Source data:
------------------------

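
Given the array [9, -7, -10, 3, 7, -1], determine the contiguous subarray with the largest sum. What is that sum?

Using Kadane's algorithm on [9, -7, -10, 3, 7, -1]:

Scanning through the array:
Position 1 (value -7): max_ending_here = 2, max_so_far = 9
Position 2 (value -10): max_ending_here = -8, max_so_far = 9
Position 3 (value 3): max_ending_here = 3, max_so_far = 9
Position 4 (value 7): max_ending_here = 10, max_so_far = 10
Position 5 (value -1): max_ending_here = 9, max_so_far = 10

Maximum subarray: [3, 7]
Maximum sum: 10

The maximum subarray is [3, 7] with sum 10. This subarray runs from index 3 to index 4.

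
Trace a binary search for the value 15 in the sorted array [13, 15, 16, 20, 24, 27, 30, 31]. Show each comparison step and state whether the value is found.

Binary search for 15 in [13, 15, 16, 20, 24, 27, 30, 31]:

lo=0, hi=7, mid=3, arr[mid]=20 -> 20 > 15, search left half
lo=0, hi=2, mid=1, arr[mid]=15 -> Found target at index 1!

Binary search finds 15 at index 1 after 2 comparisons. The search repeatedly halves the search space by comparing with the middle element.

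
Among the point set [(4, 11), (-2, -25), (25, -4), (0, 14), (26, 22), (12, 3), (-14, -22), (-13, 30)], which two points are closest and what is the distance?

Computing all pairwise distances among 8 points:

d((4, 11), (-2, -25)) = 36.4966
d((4, 11), (25, -4)) = 25.807
d((4, 11), (0, 14)) = 5.0 <-- minimum
d((4, 11), (26, 22)) = 24.5967
d((4, 11), (12, 3)) = 11.3137
d((4, 11), (-14, -22)) = 37.5899
d((4, 11), (-13, 30)) = 25.4951
d((-2, -25), (25, -4)) = 34.2053
d((-2, -25), (0, 14)) = 39.0512
d((-2, -25), (26, 22)) = 54.7083
d((-2, -25), (12, 3)) = 31.305
d((-2, -25), (-14, -22)) = 12.3693
d((-2, -25), (-13, 30)) = 56.0892
d((25, -4), (0, 14)) = 30.8058
d((25, -4), (26, 22)) = 26.0192
d((25, -4), (12, 3)) = 14.7648
d((25, -4), (-14, -22)) = 42.9535
d((25, -4), (-13, 30)) = 50.9902
d((0, 14), (26, 22)) = 27.2029
d((0, 14), (12, 3)) = 16.2788
d((0, 14), (-14, -22)) = 38.6264
d((0, 14), (-13, 30)) = 20.6155
d((26, 22), (12, 3)) = 23.6008
d((26, 22), (-14, -22)) = 59.4643
d((26, 22), (-13, 30)) = 39.8121
d((12, 3), (-14, -22)) = 36.0694
d((12, 3), (-13, 30)) = 36.7967
d((-14, -22), (-13, 30)) = 52.0096

Closest pair: (4, 11) and (0, 14) with distance 5.0

The closest pair is (4, 11) and (0, 14) with Euclidean distance 5.0. For 8 points, brute-force pairwise comparison is shown above. For large n, the divide-and-conquer algorithm (sort by x, recurse on halves, check the dividing strip) achieves O(n log n).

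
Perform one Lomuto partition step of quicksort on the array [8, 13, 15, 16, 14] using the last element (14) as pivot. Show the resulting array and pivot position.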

------------------------

### EXERCISE
Please transcribe the lines from the one containing "Trace a binary" through the last line of the records. Include both ends and nothing else.

### WRITTEN RESPONSE
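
Trace a binary search for the value 15 in the sorted array [13, 15, 16, 20, 24, 27, 30, 31]. Show each comparison step and state whether the value is found.

Binary search for 15 in [13, 15, 16, 20, 24, 27, 30, 31]:

lo=0, hi=7, mid=3, arr[mid]=20 -> 20 > 15, search left half
lo=0, hi=2, mid=1, arr[mid]=15 -> Found target at index 1!

Binary search finds 15 at index 1 after 2 comparisons. The search repeatedly halves the search space by comparing with the middle element.

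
Among the point set [(4, 11), (-2, -25), (25, -4), (0, 14), (26, 22), (12, 3), (-14, -22), (-13, 30)], which two points are closest and what is the distance?

Computing all pairwise distances among 8 points:

d((4, 11), (-2, -25)) = 36.4966
d((4, 11), (25, -4)) = 25.807
d((4, 11), (0, 14)) = 5.0 <-- minimum
d((4, 11), (26, 22)) = 24.5967
d((4, 11), (12, 3)) = 11.3137
d((4, 11), (-14, -22)) = 37.5899
d((4, 11), (-13, 30)) = 25.4951
d((-2, -25), (25, -4)) = 34.2053
d((-2, -25), (0, 14)) = 39.0512
d((-2, -25), (26, 22)) = 54.7083
d((-2, -25), (12, 3)) = 31.305
d((-2, -25), (-14, -22)) = 12.3693
d((-2, -25), (-13, 30)) = 56.0892
d((25, -4), (0, 14)) = 30.8058
d((25, -4), (26, 22)) = 26.0192
d((25, -4), (12, 3)) = 14.7648
d((25, -4), (-14, -22)) = 42.9535
d((25, -4), (-13, 30)) = 50.9902
d((0, 14), (26, 22)) = 27.2029
d((0, 14), (12, 3)) = 16.2788
d((0, 14), (-14, -22)) = 38.6264
d((0, 14), (-13, 30)) = 20.6155
d((26, 22), (12, 3)) = 23.6008
d((26, 22), (-14, -22)) = 59.4643
d((26, 22), (-13, 30)) = 39.8121
d((12, 3), (-14, -22)) = 36.0694
d((12, 3), (-13, 30)) = 36.7967
d((-14, -22), (-13, 30)) = 52.0096

Closest pair: (4, 11) and (0, 14) with distance 5.0

The closest pair is (4, 11) and (0, 14) with Euclidean distance 5.0. For 8 points, brute-force pairwise comparison is shown above. For large n, the divide-and-conquer algorithm (sort by x, recurse on halves, check the dividing strip) achieves O(n log n).

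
Perform one Lomuto partition step of quicksort on the array [8, 13, 15, 16, 14] using the last element (14) as pivot. Show the resulting array and pivot position.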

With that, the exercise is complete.